Exercise goal: Could you write out each entry exactly as it reads?

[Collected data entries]
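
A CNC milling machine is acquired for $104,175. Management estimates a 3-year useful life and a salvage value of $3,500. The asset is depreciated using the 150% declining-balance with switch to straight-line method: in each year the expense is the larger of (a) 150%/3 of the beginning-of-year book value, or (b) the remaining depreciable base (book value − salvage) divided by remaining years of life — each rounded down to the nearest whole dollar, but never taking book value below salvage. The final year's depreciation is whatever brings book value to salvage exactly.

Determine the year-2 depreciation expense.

$26,044

Depreciable base = $104,175 − $3,500 = $100,675.
Year 1: DB = ⌊$104,175 × 150%/3⌋ = $52,087; SL = ⌊$100,675/3⌋ = $33,558 → take DB $52,087. Book value $52,088.
Year 2: DB = ⌊$52,088 × 150%/3⌋ = $26,044; SL = ⌊$48,588/2⌋ = $24,294 → take DB $26,044. Book value $26,044.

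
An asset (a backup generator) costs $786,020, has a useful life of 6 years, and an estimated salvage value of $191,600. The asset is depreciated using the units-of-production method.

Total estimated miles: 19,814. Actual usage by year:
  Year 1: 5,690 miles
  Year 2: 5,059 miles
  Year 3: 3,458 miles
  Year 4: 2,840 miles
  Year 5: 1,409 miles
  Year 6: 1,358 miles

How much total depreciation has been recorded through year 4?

Depreciable base = $786,020 − $191,600 = $594,420.
Rate = $594,420 / 19,814 miles = $30 per mile.
Year 1: 5,690 × $30 = $170,700. Book value $615,320.
Year 2: 5,059 × $30 = $151,770. Book value $463,550.
Year 3: 3,458 × $30 = $103,740. Book value $359,810.
Year 4: 2,840 × $30 = $85,200. Book value $274,610.
Accumulated through year 4 = $786,020 − $274,610 = $511,410.

$511,410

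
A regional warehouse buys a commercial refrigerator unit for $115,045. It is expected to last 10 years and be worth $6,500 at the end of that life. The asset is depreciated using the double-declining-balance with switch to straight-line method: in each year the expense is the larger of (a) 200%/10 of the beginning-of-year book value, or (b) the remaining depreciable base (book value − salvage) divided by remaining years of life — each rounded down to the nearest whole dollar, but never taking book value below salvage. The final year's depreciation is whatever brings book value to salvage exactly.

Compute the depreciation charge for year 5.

Depreciable base = $115,045 − $6,500 = $108,545.
Year 1: DB = ⌊$115,045 × 200%/10⌋ = $23,009; SL = ⌊$108,545/10⌋ = $10,854 → take DB $23,009. Book value $92,036.
Year 2: DB = ⌊$92,036 × 200%/10⌋ = $18,407; SL = ⌊$85,536/9⌋ = $9,504 → take DB $18,407. Book value $73,629.
Year 3: DB = ⌊$73,629 × 200%/10⌋ = $14,725; SL = ⌊$67,129/8⌋ = $8,391 → take DB $14,725. Book value $58,904.
Year 4: DB = ⌊$58,904 × 200%/10⌋ = $11,780; SL = ⌊$52,404/7⌋ = $7,486 → take DB $11,780. Book value $47,124.
Year 5: DB = ⌊$47,124 × 200%/10⌋ = $9,424; SL = ⌊$40,624/6⌋ = $6,770 → take DB $9,424. Book value $37,700.

$9,424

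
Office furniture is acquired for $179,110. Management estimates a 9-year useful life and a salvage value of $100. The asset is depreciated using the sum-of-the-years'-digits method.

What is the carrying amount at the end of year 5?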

Answer below:
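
A CNC milling machine is acquired for $104,175. Management estimates a 3-year useful life and a salvage value of $3,500. The asset is depreciated using the 150% declining-balance with switch to straight-line method: in each year the expense is the larger of (a) 150%/3 of the beginning-of-year book value, or (b) the remaining depreciable base (book value − salvage) divided by remaining years of life — each rounded down to the nearest whole dollar, but never taking book value below salvage. The final year's depreciation is whatever brings book value to salvage exactly.

Determine the year-2 depreciation expense.

$26,044

Depreciable base = $104,175 − $3,500 = $100,675.
Year 1: DB = ⌊$104,175 × 150%/3⌋ = $52,087; SL = ⌊$100,675/3⌋ = $33,558 → take DB $52,087. Book value $52,088.
Year 2: DB = ⌊$52,088 × 150%/3⌋ = $26,044; SL = ⌊$48,588/2⌋ = $24,294 → take DB $26,044. Book value $26,044.

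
An asset (a backup generator) costs $786,020, has a useful life of 6 years, and an estimated salvage value of $191,600. The asset is depreciated using the units-of-production method.

Total estimated miles: 19,814. Actual usage by year:
  Year 1: 5,690 miles
  Year 2: 5,059 miles
  Year 3: 3,458 miles
  Year 4: 2,840 miles
  Year 5: 1,409 miles
  Year 6: 1,358 miles

How much total depreciation has been recorded through year 4?

Depreciable base = $786,020 − $191,600 = $594,420.
Rate = $594,420 / 19,814 miles = $30 per mile.
Year 1: 5,690 × $30 = $170,700. Book value $615,320.
Year 2: 5,059 × $30 = $151,770. Book value $463,550.
Year 3: 3,458 × $30 = $103,740. Book value $359,810.
Year 4: 2,840 × $30 = $85,200. Book value $274,610.
Accumulated through year 4 = $786,020 − $274,610 = $511,410.

$511,410

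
A regional warehouse buys a commercial refrigerator unit for $115,045. It is expected to last 10 years and be worth $6,500 at the end of that life. The asset is depreciated using the double-declining-balance with switch to straight-line method: in each year the expense is the larger of (a) 200%/10 of the beginning-of-year book value, or (b) the remaining depreciable base (book value − salvage) divided by remaining years of life — each rounded down to the nearest whole dollar, but never taking book value below salvage. The final year's depreciation is whatever brings book value to salvage exactly.

Compute the depreciation charge for year 5.

Depreciable base = $115,045 − $6,500 = $108,545.
Year 1: DB = ⌊$115,045 × 200%/10⌋ = $23,009; SL = ⌊$108,545/10⌋ = $10,854 → take DB $23,009. Book value $92,036.
Year 2: DB = ⌊$92,036 × 200%/10⌋ = $18,407; SL = ⌊$85,536/9⌋ = $9,504 → take DB $18,407. Book value $73,629.
Year 3: DB = ⌊$73,629 × 200%/10⌋ = $14,725; SL = ⌊$67,129/8⌋ = $8,391 → take DB $14,725. Book value $58,904.
Year 4: DB = ⌊$58,904 × 200%/10⌋ = $11,780; SL = ⌊$52,404/7⌋ = $7,486 → take DB $11,780. Book value $47,124.
Year 5: DB = ⌊$47,124 × 200%/10⌋ = $9,424; SL = ⌊$40,624/6⌋ = $6,770 → take DB $9,424. Book value $37,700.

$9,424

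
Office furniture is acquired for $179,110. Management estimates a 9-year useful life and a salvage value of $100. The asset is depreciated using the sum-of-the-years'-digits method.

What is the carrying amount at the end of year 5?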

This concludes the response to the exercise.